• **Supplied information**:
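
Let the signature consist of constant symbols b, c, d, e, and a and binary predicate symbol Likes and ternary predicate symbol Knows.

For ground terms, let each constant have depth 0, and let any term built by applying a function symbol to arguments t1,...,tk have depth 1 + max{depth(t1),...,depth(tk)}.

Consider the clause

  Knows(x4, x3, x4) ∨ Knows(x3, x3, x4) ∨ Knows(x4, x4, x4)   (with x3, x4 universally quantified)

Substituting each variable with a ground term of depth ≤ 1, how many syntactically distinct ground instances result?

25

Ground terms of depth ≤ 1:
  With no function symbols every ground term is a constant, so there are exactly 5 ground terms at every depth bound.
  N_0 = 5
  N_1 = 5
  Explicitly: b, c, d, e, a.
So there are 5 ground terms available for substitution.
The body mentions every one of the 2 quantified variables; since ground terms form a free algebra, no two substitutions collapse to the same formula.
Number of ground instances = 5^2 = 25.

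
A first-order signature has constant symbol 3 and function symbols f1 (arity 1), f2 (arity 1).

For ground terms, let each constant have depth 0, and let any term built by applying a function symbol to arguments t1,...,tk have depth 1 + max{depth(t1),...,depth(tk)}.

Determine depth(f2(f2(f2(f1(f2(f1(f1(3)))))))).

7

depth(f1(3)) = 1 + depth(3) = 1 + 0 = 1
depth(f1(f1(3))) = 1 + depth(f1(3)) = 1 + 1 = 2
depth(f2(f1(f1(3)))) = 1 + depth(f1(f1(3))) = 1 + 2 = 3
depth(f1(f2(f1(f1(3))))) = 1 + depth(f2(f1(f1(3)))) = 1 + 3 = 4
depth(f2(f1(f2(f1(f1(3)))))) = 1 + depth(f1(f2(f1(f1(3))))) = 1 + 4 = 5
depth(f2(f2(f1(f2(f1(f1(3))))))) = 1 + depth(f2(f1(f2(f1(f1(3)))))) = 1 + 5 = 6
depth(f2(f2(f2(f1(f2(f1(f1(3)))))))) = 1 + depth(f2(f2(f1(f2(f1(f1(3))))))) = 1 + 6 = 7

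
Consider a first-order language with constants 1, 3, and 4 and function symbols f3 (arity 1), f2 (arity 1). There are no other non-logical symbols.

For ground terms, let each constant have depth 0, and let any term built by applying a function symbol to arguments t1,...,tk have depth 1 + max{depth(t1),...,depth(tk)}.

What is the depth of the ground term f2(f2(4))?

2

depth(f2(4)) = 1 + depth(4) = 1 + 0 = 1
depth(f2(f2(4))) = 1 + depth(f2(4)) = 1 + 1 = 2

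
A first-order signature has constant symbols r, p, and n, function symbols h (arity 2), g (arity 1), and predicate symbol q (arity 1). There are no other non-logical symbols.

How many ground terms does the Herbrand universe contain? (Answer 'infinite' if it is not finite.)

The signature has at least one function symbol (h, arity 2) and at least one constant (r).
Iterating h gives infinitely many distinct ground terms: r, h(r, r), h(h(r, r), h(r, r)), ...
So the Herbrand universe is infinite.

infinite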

---

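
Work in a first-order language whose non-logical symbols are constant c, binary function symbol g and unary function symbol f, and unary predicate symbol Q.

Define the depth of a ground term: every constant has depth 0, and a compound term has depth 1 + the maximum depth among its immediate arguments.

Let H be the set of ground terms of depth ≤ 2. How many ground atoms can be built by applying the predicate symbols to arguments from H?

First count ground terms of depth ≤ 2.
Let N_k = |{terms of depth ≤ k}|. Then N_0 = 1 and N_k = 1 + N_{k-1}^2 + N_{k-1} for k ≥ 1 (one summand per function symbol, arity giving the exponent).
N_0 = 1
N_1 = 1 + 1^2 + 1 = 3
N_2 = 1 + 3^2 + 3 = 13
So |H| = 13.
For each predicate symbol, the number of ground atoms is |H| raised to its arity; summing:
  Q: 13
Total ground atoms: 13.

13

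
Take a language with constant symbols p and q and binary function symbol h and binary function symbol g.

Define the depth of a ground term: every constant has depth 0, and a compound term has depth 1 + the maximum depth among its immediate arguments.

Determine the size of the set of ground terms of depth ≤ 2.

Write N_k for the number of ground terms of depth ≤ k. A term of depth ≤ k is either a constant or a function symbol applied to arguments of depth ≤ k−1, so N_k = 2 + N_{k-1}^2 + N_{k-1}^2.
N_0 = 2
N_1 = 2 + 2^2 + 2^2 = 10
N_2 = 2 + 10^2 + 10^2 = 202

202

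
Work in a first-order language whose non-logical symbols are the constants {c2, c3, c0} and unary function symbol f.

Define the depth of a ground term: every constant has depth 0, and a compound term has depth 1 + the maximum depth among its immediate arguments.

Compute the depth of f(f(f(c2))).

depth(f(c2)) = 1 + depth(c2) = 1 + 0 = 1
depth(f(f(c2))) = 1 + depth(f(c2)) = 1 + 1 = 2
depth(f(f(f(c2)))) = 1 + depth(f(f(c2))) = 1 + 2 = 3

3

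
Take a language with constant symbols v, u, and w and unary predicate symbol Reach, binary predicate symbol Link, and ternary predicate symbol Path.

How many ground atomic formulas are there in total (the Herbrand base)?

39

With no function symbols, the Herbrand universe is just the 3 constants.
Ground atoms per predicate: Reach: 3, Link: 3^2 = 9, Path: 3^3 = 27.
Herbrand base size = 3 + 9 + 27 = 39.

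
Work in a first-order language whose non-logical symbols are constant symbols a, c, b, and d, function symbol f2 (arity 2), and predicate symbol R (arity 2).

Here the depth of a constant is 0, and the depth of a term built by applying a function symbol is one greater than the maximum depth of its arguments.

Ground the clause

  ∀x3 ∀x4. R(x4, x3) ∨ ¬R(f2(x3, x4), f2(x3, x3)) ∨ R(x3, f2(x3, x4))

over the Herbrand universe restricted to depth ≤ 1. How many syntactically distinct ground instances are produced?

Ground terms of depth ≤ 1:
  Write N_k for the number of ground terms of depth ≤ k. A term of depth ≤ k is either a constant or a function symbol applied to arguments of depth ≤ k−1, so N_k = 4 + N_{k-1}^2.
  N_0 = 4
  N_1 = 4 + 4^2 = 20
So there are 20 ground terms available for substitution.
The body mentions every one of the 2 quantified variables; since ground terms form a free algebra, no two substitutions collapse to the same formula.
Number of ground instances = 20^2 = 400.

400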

• **What the exercise asks**: In the listing above, find the line with "Determine the size" and the line with "R(x3, f2(x3, x4))"; set down exactly those two lines and every line between them, nothing more.

• **Task result**:
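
Determine the size of the set of ground terms of depth ≤ 2.

Write N_k for the number of ground terms of depth ≤ k. A term of depth ≤ k is either a constant or a function symbol applied to arguments of depth ≤ k−1, so N_k = 2 + N_{k-1}^2 + N_{k-1}^2.
N_0 = 2
N_1 = 2 + 2^2 + 2^2 = 10
N_2 = 2 + 10^2 + 10^2 = 202

202

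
Work in a first-order language whose non-logical symbols are the constants {c2, c3, c0} and unary function symbol f.

Define the depth of a ground term: every constant has depth 0, and a compound term has depth 1 + the maximum depth among its immediate arguments.

Compute the depth of f(f(f(c2))).

depth(f(c2)) = 1 + depth(c2) = 1 + 0 = 1
depth(f(f(c2))) = 1 + depth(f(c2)) = 1 + 1 = 2
depth(f(f(f(c2)))) = 1 + depth(f(f(c2))) = 1 + 2 = 3

3

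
Take a language with constant symbols v, u, and w and unary predicate symbol Reach, binary predicate symbol Link, and ternary predicate symbol Path.

How many ground atomic formulas are there in total (the Herbrand base)?

39

With no function symbols, the Herbrand universe is just the 3 constants.
Ground atoms per predicate: Reach: 3, Link: 3^2 = 9, Path: 3^3 = 27.
Herbrand base size = 3 + 9 + 27 = 39.

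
Work in a first-order language whose non-logical symbols are constant symbols a, c, b, and d, function symbol f2 (arity 2), and predicate symbol R (arity 2).

Here the depth of a constant is 0, and the depth of a term built by applying a function symbol is one greater than the maximum depth of its arguments.

Ground the clause

  ∀x3 ∀x4. R(x4, x3) ∨ ¬R(f2(x3, x4), f2(x3, x3)) ∨ R(x3, f2(x3, x4))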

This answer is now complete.